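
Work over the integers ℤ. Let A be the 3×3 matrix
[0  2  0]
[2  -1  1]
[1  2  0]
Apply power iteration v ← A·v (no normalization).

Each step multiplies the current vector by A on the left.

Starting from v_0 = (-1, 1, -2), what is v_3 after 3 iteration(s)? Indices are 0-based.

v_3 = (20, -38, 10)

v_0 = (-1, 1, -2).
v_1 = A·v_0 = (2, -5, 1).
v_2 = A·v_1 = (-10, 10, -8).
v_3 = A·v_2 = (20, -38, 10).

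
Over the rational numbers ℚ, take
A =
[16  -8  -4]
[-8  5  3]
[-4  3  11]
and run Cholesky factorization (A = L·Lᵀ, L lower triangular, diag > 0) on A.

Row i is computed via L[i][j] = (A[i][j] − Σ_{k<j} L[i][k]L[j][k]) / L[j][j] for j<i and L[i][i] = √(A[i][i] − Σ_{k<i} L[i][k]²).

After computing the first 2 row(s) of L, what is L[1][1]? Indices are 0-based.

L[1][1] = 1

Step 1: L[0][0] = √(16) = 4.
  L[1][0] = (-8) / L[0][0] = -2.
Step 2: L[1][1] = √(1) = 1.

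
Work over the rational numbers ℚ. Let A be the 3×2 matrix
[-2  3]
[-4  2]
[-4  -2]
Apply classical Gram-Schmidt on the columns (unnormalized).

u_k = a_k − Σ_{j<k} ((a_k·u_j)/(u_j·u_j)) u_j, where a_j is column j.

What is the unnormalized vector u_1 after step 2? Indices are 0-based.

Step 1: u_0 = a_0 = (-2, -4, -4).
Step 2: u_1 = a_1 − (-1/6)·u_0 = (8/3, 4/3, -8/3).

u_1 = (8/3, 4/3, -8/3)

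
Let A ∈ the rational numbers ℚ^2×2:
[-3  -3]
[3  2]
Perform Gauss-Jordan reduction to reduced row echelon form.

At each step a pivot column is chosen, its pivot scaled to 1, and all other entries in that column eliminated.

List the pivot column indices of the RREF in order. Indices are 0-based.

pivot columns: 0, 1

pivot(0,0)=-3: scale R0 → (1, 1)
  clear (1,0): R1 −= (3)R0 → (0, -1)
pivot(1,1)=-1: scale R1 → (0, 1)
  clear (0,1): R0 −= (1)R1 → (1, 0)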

* * *

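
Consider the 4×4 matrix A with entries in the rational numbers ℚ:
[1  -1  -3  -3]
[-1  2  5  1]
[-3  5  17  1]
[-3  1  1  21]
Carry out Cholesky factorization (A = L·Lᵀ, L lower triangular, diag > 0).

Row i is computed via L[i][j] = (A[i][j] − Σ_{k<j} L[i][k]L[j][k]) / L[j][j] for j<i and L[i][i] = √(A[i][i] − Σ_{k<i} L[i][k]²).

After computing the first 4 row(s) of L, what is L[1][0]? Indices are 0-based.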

■ **What this task involves**: Only lines with the string "numbers" are wanted; please find each one in the listing and copy it.

■ **Written answer**:
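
Over the rational numbers ℚ, take
Work over the rational numbers ℚ. Let A be the 3×2 matrix
Let A ∈ the rational numbers ℚ^2×2:
Consider the 4×4 matrix A with entries in the rational numbers ℚ: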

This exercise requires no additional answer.